■ YOUR INSTRUCTIONS
From the records below, copy out each line that has the word "acceleration".

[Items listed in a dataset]
· · ·
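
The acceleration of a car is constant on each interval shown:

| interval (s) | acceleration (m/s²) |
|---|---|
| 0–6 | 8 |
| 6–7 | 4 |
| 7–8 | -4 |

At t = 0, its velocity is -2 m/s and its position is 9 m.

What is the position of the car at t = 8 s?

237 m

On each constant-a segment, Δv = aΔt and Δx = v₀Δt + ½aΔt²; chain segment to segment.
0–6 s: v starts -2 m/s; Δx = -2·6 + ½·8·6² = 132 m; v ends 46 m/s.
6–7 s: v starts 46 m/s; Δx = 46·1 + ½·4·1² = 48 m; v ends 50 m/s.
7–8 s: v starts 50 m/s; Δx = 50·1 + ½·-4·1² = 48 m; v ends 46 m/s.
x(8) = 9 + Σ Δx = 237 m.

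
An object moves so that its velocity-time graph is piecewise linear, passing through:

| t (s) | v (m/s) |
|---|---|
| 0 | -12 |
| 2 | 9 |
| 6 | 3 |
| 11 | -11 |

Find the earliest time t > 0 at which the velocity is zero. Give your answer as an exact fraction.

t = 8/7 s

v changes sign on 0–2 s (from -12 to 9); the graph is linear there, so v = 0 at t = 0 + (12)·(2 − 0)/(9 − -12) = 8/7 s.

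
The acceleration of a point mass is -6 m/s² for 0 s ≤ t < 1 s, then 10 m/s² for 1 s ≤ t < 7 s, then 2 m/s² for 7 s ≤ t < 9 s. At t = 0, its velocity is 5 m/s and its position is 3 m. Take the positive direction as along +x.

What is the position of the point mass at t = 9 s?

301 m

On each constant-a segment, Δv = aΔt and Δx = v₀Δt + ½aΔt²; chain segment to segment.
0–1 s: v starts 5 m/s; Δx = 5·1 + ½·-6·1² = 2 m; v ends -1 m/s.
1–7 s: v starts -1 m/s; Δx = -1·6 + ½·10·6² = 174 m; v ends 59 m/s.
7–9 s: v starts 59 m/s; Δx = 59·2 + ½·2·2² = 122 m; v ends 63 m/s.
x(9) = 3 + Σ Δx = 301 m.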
· · ·
■ YOUR RESPONSE
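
The acceleration of a car is constant on each interval shown:
| interval (s) | acceleration (m/s²) |
The acceleration of a point mass is -6 m/s² for 0 s ≤ t < 1 s, then 10 m/s² for 1 s ≤ t < 7 s, then 2 m/s² for 7 s ≤ t < 9 s. At t = 0, its velocity is 5 m/s and its position is 3 m. Take the positive direction as along +x.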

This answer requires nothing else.